* **WORK TO COMPLETE**:
For each line below, print it again exactly as shown.

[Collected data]
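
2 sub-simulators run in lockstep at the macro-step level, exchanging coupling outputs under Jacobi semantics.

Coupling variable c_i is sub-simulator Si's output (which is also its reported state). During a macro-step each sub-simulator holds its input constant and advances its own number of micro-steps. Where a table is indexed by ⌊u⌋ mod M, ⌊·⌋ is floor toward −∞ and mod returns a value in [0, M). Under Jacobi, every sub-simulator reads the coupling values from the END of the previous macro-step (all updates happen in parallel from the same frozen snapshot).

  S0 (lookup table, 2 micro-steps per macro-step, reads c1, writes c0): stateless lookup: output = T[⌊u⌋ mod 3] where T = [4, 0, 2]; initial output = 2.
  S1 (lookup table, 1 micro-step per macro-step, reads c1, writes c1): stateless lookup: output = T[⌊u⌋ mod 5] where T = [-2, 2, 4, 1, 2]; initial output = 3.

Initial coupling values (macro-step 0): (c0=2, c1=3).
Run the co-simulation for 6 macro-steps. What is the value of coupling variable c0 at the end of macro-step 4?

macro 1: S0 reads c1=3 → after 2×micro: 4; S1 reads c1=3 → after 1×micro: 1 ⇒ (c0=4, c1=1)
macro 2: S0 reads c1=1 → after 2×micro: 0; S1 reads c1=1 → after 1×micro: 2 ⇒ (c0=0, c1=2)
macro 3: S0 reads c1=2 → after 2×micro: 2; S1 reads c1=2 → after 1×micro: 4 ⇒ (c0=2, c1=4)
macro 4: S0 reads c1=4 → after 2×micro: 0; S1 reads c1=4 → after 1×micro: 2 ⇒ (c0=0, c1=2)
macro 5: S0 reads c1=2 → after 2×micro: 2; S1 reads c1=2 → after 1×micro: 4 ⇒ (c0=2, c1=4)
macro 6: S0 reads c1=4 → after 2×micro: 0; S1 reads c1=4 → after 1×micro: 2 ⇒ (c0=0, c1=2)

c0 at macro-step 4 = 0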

* **RESPONSE FOR THIS EXERCISE**:
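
2 sub-simulators run in lockstep at the macro-step level, exchanging coupling outputs under Jacobi semantics.

Coupling variable c_i is sub-simulator Si's output (which is also its reported state). During a macro-step each sub-simulator holds its input constant and advances its own number of micro-steps. Where a table is indexed by ⌊u⌋ mod M, ⌊·⌋ is floor toward −∞ and mod returns a value in [0, M). Under Jacobi, every sub-simulator reads the coupling values from the END of the previous macro-step (all updates happen in parallel from the same frozen snapshot).

  S0 (lookup table, 2 micro-steps per macro-step, reads c1, writes c0): stateless lookup: output = T[⌊u⌋ mod 3] where T = [4, 0, 2]; initial output = 2.
  S1 (lookup table, 1 micro-step per macro-step, reads c1, writes c1): stateless lookup: output = T[⌊u⌋ mod 5] where T = [-2, 2, 4, 1, 2]; initial output = 3.

Initial coupling values (macro-step 0): (c0=2, c1=3).
Run the co-simulation for 6 macro-steps. What is the value of coupling variable c0 at the end of macro-step 4?

macro 1: S0 reads c1=3 → after 2×micro: 4; S1 reads c1=3 → after 1×micro: 1 ⇒ (c0=4, c1=1)
macro 2: S0 reads c1=1 → after 2×micro: 0; S1 reads c1=1 → after 1×micro: 2 ⇒ (c0=0, c1=2)
macro 3: S0 reads c1=2 → after 2×micro: 2; S1 reads c1=2 → after 1×micro: 4 ⇒ (c0=2, c1=4)
macro 4: S0 reads c1=4 → after 2×micro: 0; S1 reads c1=4 → after 1×micro: 2 ⇒ (c0=0, c1=2)
macro 5: S0 reads c1=2 → after 2×micro: 2; S1 reads c1=2 → after 1×micro: 4 ⇒ (c0=2, c1=4)
macro 6: S0 reads c1=4 → after 2×micro: 0; S1 reads c1=4 → after 1×micro: 2 ⇒ (c0=0, c1=2)

c0 at macro-step 4 = 0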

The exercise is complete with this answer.